TASK INSTRUCTIONS
Filter the entries below down to the lines that hold "Consider".

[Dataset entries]
──────

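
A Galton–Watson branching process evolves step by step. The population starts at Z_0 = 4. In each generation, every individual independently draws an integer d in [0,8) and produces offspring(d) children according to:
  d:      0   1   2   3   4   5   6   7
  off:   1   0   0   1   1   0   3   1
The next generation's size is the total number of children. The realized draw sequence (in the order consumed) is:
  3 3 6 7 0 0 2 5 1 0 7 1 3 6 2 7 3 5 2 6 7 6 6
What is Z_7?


7

gen 0: Z_0=4, draws=[3, 3, 6, 7], offspring=[1, 1, 3, 1], Z_1=6
gen 1: Z_1=6, draws=[0, 0, 2, 5, 1, 0], offspring=[1, 1, 0, 0, 0, 1], Z_2=3
gen 2: Z_2=3, draws=[7, 1, 3], offspring=[1, 0, 1], Z_3=2
gen 3: Z_3=2, draws=[6, 2], offspring=[3, 0], Z_4=3
gen 4: Z_4=3, draws=[7, 3, 5], offspring=[1, 1, 0], Z_5=2
gen 5: Z_5=2, draws=[2, 6], offspring=[0, 3], Z_6=3
gen 6: Z_6=3, draws=[7, 6, 6], offspring=[1, 3, 3], Z_7=7


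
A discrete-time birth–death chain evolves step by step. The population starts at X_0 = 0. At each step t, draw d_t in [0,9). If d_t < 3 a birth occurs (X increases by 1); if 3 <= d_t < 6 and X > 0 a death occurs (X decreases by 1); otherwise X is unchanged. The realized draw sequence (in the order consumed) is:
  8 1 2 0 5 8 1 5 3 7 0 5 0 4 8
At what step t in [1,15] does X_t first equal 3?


t=0: X=0, d=8 → hold, X_1=0
t=1: X=0, d=1 → birth, X_2=1
t=2: X=1, d=2 → birth, X_3=2
t=3: X=2, d=0 → birth, X_4=3
t=4: X=3, d=5 → death, X_5=2
t=5: X=2, d=8 → hold, X_6=2
t=6: X=2, d=1 → birth, X_7=3
t=7: X=3, d=5 → death, X_8=2
t=8: X=2, d=3 → death, X_9=1
t=9: X=1, d=7 → hold, X_10=1
t=10: X=1, d=0 → birth, X_11=2
t=11: X=2, d=5 → death, X_12=1
t=12: X=1, d=0 → birth, X_13=2
t=13: X=2, d=4 → death, X_14=1
t=14: X=1, d=8 → hold, X_15=1

4


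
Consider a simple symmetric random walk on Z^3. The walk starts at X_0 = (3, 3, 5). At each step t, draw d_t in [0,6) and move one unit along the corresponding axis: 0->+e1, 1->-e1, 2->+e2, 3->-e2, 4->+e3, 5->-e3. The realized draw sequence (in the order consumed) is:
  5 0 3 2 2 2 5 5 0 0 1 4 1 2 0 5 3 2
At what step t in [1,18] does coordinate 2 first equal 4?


5

t=0: X=(3, 3, 5), d=5 → -e3, X_1=(3, 3, 4)
t=1: X=(3, 3, 4), d=0 → +e1, X_2=(4, 3, 4)
t=2: X=(4, 3, 4), d=3 → -e2, X_3=(4, 2, 4)
t=3: X=(4, 2, 4), d=2 → +e2, X_4=(4, 3, 4)
t=4: X=(4, 3, 4), d=2 → +e2, X_5=(4, 4, 4)
t=5: X=(4, 4, 4), d=2 → +e2, X_6=(4, 5, 4)
t=6: X=(4, 5, 4), d=5 → -e3, X_7=(4, 5, 3)
t=7: X=(4, 5, 3), d=5 → -e3, X_8=(4, 5, 2)
t=8: X=(4, 5, 2), d=0 → +e1, X_9=(5, 5, 2)
t=9: X=(5, 5, 2), d=0 → +e1, X_10=(6, 5, 2)
t=10: X=(6, 5, 2), d=1 → -e1, X_11=(5, 5, 2)
t=11: X=(5, 5, 2), d=4 → +e3, X_12=(5, 5, 3)
t=12: X=(5, 5, 3), d=1 → -e1, X_13=(4, 5, 3)
t=13: X=(4, 5, 3), d=2 → +e2, X_14=(4, 6, 3)
t=14: X=(4, 6, 3), d=0 → +e1, X_15=(5, 6, 3)
t=15: X=(5, 6, 3), d=5 → -e3, X_16=(5, 6, 2)
t=16: X=(5, 6, 2), d=3 → -e2, X_17=(5, 5, 2)
t=17: X=(5, 5, 2), d=2 → +e2, X_18=(5, 6, 2)


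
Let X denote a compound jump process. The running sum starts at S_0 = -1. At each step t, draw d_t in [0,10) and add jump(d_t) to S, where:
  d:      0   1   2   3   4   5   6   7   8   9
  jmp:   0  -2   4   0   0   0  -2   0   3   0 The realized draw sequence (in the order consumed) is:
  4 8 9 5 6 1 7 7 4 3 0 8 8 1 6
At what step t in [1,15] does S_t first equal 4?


13

t=0: S=-1, d=4, jump=0, S_1=-1
t=1: S=-1, d=8, jump=3, S_2=2
t=2: S=2, d=9, jump=0, S_3=2
t=3: S=2, d=5, jump=0, S_4=2
t=4: S=2, d=6, jump=-2, S_5=0
t=5: S=0, d=1, jump=-2, S_6=-2
t=6: S=-2, d=7, jump=0, S_7=-2
t=7: S=-2, d=7, jump=0, S_8=-2
t=8: S=-2, d=4, jump=0, S_9=-2
t=9: S=-2, d=3, jump=0, S_10=-2
t=10: S=-2, d=0, jump=0, S_11=-2
t=11: S=-2, d=8, jump=3, S_12=1
t=12: S=1, d=8, jump=3, S_13=4
t=13: S=4, d=1, jump=-2, S_14=2
t=14: S=2, d=6, jump=-2, S_15=0


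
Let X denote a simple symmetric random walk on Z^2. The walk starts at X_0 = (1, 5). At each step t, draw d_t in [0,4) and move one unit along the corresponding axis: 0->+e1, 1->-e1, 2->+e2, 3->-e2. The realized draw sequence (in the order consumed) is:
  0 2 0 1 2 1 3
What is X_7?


(1, 6)

t=0: X=(1, 5), d=0 → +e1, X_1=(2, 5)
t=1: X=(2, 5), d=2 → +e2, X_2=(2, 6)
t=2: X=(2, 6), d=0 → +e1, X_3=(3, 6)
t=3: X=(3, 6), d=1 → -e1, X_4=(2, 6)
t=4: X=(2, 6), d=2 → +e2, X_5=(2, 7)
t=5: X=(2, 7), d=1 → -e1, X_6=(1, 7)
t=6: X=(1, 7), d=3 → -e2, X_7=(1, 6)


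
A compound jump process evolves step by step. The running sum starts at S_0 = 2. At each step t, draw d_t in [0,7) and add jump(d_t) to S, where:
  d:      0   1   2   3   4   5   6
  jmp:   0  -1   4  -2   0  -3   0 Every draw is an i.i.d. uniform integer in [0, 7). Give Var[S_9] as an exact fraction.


1854/49

Outcome values over d=0..6: [0, -1, 4, -2, 0, -3, 0]
Σy = -2, Σy² = 30, M = 7
μ = -2/7 = -2/7,  σ² = 30/7 − (-2/7)² = 206/49
Independent increments: Var[S_9] = 9·σ² = 9·(206/49) = 1854/49


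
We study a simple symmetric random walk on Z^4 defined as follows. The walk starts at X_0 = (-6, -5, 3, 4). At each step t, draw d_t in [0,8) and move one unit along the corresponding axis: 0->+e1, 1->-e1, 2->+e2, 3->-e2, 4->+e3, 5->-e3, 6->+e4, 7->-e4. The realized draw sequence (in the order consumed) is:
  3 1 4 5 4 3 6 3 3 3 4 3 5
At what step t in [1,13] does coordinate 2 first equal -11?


t=0: X=(-6, -5, 3, 4), d=3 → -e2, X_1=(-6, -6, 3, 4)
t=1: X=(-6, -6, 3, 4), d=1 → -e1, X_2=(-7, -6, 3, 4)
t=2: X=(-7, -6, 3, 4), d=4 → +e3, X_3=(-7, -6, 4, 4)
t=3: X=(-7, -6, 4, 4), d=5 → -e3, X_4=(-7, -6, 3, 4)
t=4: X=(-7, -6, 3, 4), d=4 → +e3, X_5=(-7, -6, 4, 4)
t=5: X=(-7, -6, 4, 4), d=3 → -e2, X_6=(-7, -7, 4, 4)
t=6: X=(-7, -7, 4, 4), d=6 → +e4, X_7=(-7, -7, 4, 5)
t=7: X=(-7, -7, 4, 5), d=3 → -e2, X_8=(-7, -8, 4, 5)
t=8: X=(-7, -8, 4, 5), d=3 → -e2, X_9=(-7, -9, 4, 5)
t=9: X=(-7, -9, 4, 5), d=3 → -e2, X_10=(-7, -10, 4, 5)
t=10: X=(-7, -10, 4, 5), d=4 → +e3, X_11=(-7, -10, 5, 5)
t=11: X=(-7, -10, 5, 5), d=3 → -e2, X_12=(-7, -11, 5, 5)
t=12: X=(-7, -11, 5, 5), d=5 → -e3, X_13=(-7, -11, 4, 5)

12


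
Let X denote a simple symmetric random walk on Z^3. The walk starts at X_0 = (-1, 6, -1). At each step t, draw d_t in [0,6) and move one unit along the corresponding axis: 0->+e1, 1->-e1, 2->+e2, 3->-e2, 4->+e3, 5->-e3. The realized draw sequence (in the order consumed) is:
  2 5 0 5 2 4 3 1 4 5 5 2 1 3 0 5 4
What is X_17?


t=0: X=(-1, 6, -1), d=2 → +e2, X_1=(-1, 7, -1)
t=1: X=(-1, 7, -1), d=5 → -e3, X_2=(-1, 7, -2)
t=2: X=(-1, 7, -2), d=0 → +e1, X_3=(0, 7, -2)
t=3: X=(0, 7, -2), d=5 → -e3, X_4=(0, 7, -3)
t=4: X=(0, 7, -3), d=2 → +e2, X_5=(0, 8, -3)
t=5: X=(0, 8, -3), d=4 → +e3, X_6=(0, 8, -2)
t=6: X=(0, 8, -2), d=3 → -e2, X_7=(0, 7, -2)
t=7: X=(0, 7, -2), d=1 → -e1, X_8=(-1, 7, -2)
t=8: X=(-1, 7, -2), d=4 → +e3, X_9=(-1, 7, -1)
t=9: X=(-1, 7, -1), d=5 → -e3, X_10=(-1, 7, -2)
t=10: X=(-1, 7, -2), d=5 → -e3, X_11=(-1, 7, -3)
t=11: X=(-1, 7, -3), d=2 → +e2, X_12=(-1, 8, -3)
t=12: X=(-1, 8, -3), d=1 → -e1, X_13=(-2, 8, -3)
t=13: X=(-2, 8, -3), d=3 → -e2, X_14=(-2, 7, -3)
t=14: X=(-2, 7, -3), d=0 → +e1, X_15=(-1, 7, -3)
t=15: X=(-1, 7, -3), d=5 → -e3, X_16=(-1, 7, -4)
t=16: X=(-1, 7, -4), d=4 → +e3, X_17=(-1, 7, -3)

(-1, 7, -3)


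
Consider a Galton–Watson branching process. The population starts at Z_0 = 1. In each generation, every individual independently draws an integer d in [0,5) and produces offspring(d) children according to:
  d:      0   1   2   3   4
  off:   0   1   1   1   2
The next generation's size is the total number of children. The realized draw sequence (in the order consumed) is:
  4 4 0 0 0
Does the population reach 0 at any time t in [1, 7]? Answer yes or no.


yes

gen 0: Z_0=1, draws=[4], offspring=[2], Z_1=2
gen 1: Z_1=2, draws=[4, 0], offspring=[2, 0], Z_2=2
gen 2: Z_2=2, draws=[0, 0], offspring=[0, 0], Z_3=0
gen 3: Z_3=0, draws=[], offspring=[], Z_4=0
gen 4: Z_4=0, draws=[], offspring=[], Z_5=0
gen 5: Z_5=0, draws=[], offspring=[], Z_6=0
gen 6: Z_6=0, draws=[], offspring=[], Z_7=0


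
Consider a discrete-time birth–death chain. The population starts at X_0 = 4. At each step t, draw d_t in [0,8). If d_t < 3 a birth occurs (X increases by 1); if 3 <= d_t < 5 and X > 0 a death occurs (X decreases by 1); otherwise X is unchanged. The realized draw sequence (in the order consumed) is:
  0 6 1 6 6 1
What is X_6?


t=0: X=4, d=0 → birth, X_1=5
t=1: X=5, d=6 → hold, X_2=5
t=2: X=5, d=1 → birth, X_3=6
t=3: X=6, d=6 → hold, X_4=6
t=4: X=6, d=6 → hold, X_5=6
t=5: X=6, d=1 → birth, X_6=7

7


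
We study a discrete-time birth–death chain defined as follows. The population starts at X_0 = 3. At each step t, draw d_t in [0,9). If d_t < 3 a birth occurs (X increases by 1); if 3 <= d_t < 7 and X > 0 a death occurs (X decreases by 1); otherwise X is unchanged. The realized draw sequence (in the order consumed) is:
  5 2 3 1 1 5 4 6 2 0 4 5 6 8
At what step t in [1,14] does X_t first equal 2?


t=0: X=3, d=5 → death, X_1=2
t=1: X=2, d=2 → birth, X_2=3
t=2: X=3, d=3 → death, X_3=2
t=3: X=2, d=1 → birth, X_4=3
t=4: X=3, d=1 → birth, X_5=4
t=5: X=4, d=5 → death, X_6=3
t=6: X=3, d=4 → death, X_7=2
t=7: X=2, d=6 → death, X_8=1
t=8: X=1, d=2 → birth, X_9=2
t=9: X=2, d=0 → birth, X_10=3
t=10: X=3, d=4 → death, X_11=2
t=11: X=2, d=5 → death, X_12=1
t=12: X=1, d=6 → death, X_13=0
t=13: X=0, d=8 → hold, X_14=0

1


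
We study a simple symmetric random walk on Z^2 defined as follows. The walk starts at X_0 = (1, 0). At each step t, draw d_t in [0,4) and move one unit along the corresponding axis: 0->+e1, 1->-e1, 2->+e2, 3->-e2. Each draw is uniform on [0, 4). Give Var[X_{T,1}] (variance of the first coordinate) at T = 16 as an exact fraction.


Outcome values over d=0..3: [1, -1, 0, 0]
Σy = 0, Σy² = 2, M = 4
μ = 0/4 = 0,  σ² = 2/4 − (0)² = 1/2
Independent increments: Var[X_16] = 16·σ² = 16·(1/2) = 8

8


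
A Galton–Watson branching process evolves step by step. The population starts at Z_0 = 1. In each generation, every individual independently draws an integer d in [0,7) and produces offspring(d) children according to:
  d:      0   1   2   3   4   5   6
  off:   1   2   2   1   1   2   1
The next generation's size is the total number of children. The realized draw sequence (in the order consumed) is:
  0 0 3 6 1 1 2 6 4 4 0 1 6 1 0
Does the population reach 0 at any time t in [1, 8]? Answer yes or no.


no

gen 0: Z_0=1, draws=[0], offspring=[1], Z_1=1
gen 1: Z_1=1, draws=[0], offspring=[1], Z_2=1
gen 2: Z_2=1, draws=[3], offspring=[1], Z_3=1
gen 3: Z_3=1, draws=[6], offspring=[1], Z_4=1
gen 4: Z_4=1, draws=[1], offspring=[2], Z_5=2
gen 5: Z_5=2, draws=[1, 2], offspring=[2, 2], Z_6=4
gen 6: Z_6=4, draws=[6, 4, 4, 0], offspring=[1, 1, 1, 1], Z_7=4
gen 7: Z_7=4, draws=[1, 6, 1, 0], offspring=[2, 1, 2, 1], Z_8=6


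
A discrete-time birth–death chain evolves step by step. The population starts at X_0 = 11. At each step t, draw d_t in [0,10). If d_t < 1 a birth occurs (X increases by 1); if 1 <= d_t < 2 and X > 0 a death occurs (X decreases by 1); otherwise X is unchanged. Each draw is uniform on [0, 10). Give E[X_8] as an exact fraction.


X can drop by at most 1 per step and X_0 = 11 > T = 8, so X_t >= 11 − t >= 3 > 0 for every t <= 8: the floor at 0 (the 'and X > 0' condition) never binds. Hence X_8 = X_0 + Σ_{t<8} Y_t with i.i.d. increments Y_t = y(d_t) ∈ {+1, −1, 0}.
Outcome values over d=0..9: [1, -1, 0, 0, 0, 0, 0, 0, 0, 0]
Σy = 0, Σy² = 2, M = 10
μ = 0/10 = 0,  σ² = 2/10 − (0)² = 1/5
E[X_8] = 11 + 8·(0) = 11

11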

──────

TASK RESULT
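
Consider a simple symmetric random walk on Z^3. The walk starts at X_0 = (3, 3, 5). At each step t, draw d_t in [0,6) and move one unit along the corresponding axis: 0->+e1, 1->-e1, 2->+e2, 3->-e2, 4->+e3, 5->-e3. The realized draw sequence (in the order consumed) is:
Consider a Galton–Watson branching process. The population starts at Z_0 = 1. In each generation, every individual independently draws an integer d in [0,5) and produces offspring(d) children according to:
Consider a discrete-time birth–death chain. The population starts at X_0 = 4. At each step t, draw d_t in [0,8). If d_t < 3 a birth occurs (X increases by 1); if 3 <= d_t < 5 and X > 0 a death occurs (X decreases by 1); otherwise X is unchanged. The realized draw sequence (in the order consumed) is: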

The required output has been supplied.